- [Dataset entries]
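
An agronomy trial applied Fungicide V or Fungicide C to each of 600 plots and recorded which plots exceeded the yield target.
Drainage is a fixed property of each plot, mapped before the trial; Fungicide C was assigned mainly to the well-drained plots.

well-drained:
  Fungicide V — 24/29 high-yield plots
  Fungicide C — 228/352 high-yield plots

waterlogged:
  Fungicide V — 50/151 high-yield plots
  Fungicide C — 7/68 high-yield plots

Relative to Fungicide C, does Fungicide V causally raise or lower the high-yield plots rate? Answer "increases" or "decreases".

Here field drainage is a common cause — it drives both which fungicide a case falls under and the outcome. The crude comparison mixes populations; the stratum-specific rates are the causally relevant ones.
Within each level — well-drained: 82.8% vs 64.8%; waterlogged: 33.1% vs 10.3% — Fungicide V is higher every time.

increases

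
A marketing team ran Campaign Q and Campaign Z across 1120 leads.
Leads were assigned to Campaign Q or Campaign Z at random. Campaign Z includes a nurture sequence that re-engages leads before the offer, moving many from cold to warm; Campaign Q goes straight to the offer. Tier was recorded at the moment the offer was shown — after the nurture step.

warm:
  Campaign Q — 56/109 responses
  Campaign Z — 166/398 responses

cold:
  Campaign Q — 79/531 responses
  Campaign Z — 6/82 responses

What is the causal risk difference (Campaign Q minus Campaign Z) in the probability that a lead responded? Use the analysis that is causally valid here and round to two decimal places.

Engagement tier is recorded after the campaign and is itself shifted by it — it sits on the causal path from campaign to outcome. Conditioning on a mediator would strip out part of the effect we want; the pooled comparison gives the total causal effect.
The causal difference is the pooled difference: 0.211 − 0.358 = -0.147.

-0.15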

- [Work task]
Please report every line in the entries above that holds the string "responses".

- [Exercise answer]
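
  Campaign Q — 56/109 responses
  Campaign Z — 166/398 responses
  Campaign Q — 79/531 responses
  Campaign Z — 6/82 responses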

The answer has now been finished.